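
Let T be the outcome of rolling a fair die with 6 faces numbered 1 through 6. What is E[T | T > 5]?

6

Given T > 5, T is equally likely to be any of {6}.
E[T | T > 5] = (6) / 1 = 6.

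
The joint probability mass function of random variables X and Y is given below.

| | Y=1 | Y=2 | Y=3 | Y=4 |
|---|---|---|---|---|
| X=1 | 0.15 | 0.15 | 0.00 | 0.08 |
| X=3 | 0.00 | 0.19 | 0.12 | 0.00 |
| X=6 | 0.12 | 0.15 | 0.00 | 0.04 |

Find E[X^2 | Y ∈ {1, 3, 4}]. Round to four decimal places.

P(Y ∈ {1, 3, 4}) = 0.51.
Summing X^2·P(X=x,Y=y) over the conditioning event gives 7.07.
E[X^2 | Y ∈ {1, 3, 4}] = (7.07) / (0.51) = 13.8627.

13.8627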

...

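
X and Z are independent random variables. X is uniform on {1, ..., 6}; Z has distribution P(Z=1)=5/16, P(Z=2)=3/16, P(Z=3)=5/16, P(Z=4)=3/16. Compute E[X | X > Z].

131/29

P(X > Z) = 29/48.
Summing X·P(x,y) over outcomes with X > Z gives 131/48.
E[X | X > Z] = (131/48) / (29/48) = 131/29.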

* * *

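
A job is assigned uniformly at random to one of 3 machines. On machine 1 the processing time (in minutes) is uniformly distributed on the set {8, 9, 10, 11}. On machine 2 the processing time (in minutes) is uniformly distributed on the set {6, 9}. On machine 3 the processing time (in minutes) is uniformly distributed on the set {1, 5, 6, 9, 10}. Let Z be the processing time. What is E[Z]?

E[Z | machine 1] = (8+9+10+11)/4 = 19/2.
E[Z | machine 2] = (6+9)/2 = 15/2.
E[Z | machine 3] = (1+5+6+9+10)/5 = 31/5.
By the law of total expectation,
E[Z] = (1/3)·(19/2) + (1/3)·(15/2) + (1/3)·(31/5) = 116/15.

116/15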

_Work instruction_
Retype the entries above exactly, but only from the line containing "Let T be the" through the line containing "The joint probability", both included.

_Exercise solution_
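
Let T be the outcome of rolling a fair die with 6 faces numbered 1 through 6. What is E[T | T > 5]?

6

Given T > 5, T is equally likely to be any of {6}.
E[T | T > 5] = (6) / 1 = 6.

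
The joint probability mass function of random variables X and Y is given below.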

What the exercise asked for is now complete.